> **Brief**
Set the entries down again exactly; none may be skipped.

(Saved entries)
----------------------------------------

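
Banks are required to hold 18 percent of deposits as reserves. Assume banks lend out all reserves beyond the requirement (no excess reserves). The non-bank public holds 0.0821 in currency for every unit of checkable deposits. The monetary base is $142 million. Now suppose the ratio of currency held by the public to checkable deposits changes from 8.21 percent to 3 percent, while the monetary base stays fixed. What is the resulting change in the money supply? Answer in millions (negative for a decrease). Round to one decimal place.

$110.2 million

Initially m₁ = (1 + 0.0821) / (0.18 + 0.0821) ≈ 4.12858, so M₁ = 4.12858 × 142 ≈ 586.2584 million.
After the change m₂ = (1 + 0.03) / (0.18 + 0.03) ≈ 4.90476, so M₂ = 4.90476 × 142 ≈ 696.4759 million.
ΔM = M₂ − M₁ = 696.4759 − 586.2584 = 110.2175 million.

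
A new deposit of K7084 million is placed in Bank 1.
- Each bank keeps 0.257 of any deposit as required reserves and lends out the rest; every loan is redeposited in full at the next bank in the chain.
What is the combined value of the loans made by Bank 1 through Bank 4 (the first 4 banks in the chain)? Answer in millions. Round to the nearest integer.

K14239 million

Bank i lends (1 − rr)^i of the original deposit: Bank 1 lends 7084·0.7430 = 5263.4120, Bank 2 lends 7084·0.7430² ≈ 3910.7151, and so on.
Summing a geometric series: total = 7084·[0.7430·(1 − 0.7430^4) / (1 − 0.7430)] ≈ 14238.6948 million.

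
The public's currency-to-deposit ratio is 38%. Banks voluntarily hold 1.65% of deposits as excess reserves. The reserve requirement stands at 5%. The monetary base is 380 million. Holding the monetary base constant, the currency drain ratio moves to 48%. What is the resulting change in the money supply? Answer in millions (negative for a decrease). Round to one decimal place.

-145.4 million

Initially m₁ = (1 + 0.38) / (0.05 + 0.0165 + 0.38) ≈ 3.09071, so M₁ = 3.09071 × 380 = 1174.4698 million.
After the change m₂ = (1 + 0.48) / (0.05 + 0.0165 + 0.48) ≈ 2.70814, so M₂ = 2.70814 × 380 = 1029.0932 million.
ΔM = M₂ − M₁ = 1029.0932 − 1174.4698 = -145.3766 million.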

----------------------------------------

> **Result of the exercise**
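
Banks are required to hold 18 percent of deposits as reserves. Assume banks lend out all reserves beyond the requirement (no excess reserves). The non-bank public holds 0.0821 in currency for every unit of checkable deposits. The monetary base is $142 million. Now suppose the ratio of currency held by the public to checkable deposits changes from 8.21 percent to 3 percent, while the monetary base stays fixed. What is the resulting change in the money supply? Answer in millions (negative for a decrease). Round to one decimal place.

$110.2 million

Initially m₁ = (1 + 0.0821) / (0.18 + 0.0821) ≈ 4.12858, so M₁ = 4.12858 × 142 ≈ 586.2584 million.
After the change m₂ = (1 + 0.03) / (0.18 + 0.03) ≈ 4.90476, so M₂ = 4.90476 × 142 ≈ 696.4759 million.
ΔM = M₂ − M₁ = 696.4759 − 586.2584 = 110.2175 million.

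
A new deposit of K7084 million is placed in Bank 1.
- Each bank keeps 0.257 of any deposit as required reserves and lends out the rest; every loan is redeposited in full at the next bank in the chain.
What is the combined value of the loans made by Bank 1 through Bank 4 (the first 4 banks in the chain)? Answer in millions. Round to the nearest integer.

K14239 million

Bank i lends (1 − rr)^i of the original deposit: Bank 1 lends 7084·0.7430 = 5263.4120, Bank 2 lends 7084·0.7430² ≈ 3910.7151, and so on.
Summing a geometric series: total = 7084·[0.7430·(1 − 0.7430^4) / (1 − 0.7430)] ≈ 14238.6948 million.

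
The public's currency-to-deposit ratio is 38%. Banks voluntarily hold 1.65% of deposits as excess reserves. The reserve requirement stands at 5%. The monetary base is 380 million. Holding the monetary base constant, the currency drain ratio moves to 48%. What is the resulting change in the money supply? Answer in millions (negative for a decrease). Round to one decimal place.

-145.4 million

Initially m₁ = (1 + 0.38) / (0.05 + 0.0165 + 0.38) ≈ 3.09071, so M₁ = 3.09071 × 380 = 1174.4698 million.
After the change m₂ = (1 + 0.48) / (0.05 + 0.0165 + 0.48) ≈ 2.70814, so M₂ = 2.70814 × 380 = 1029.0932 million.
ΔM = M₂ − M₁ = 1029.0932 − 1174.4698 = -145.3766 million.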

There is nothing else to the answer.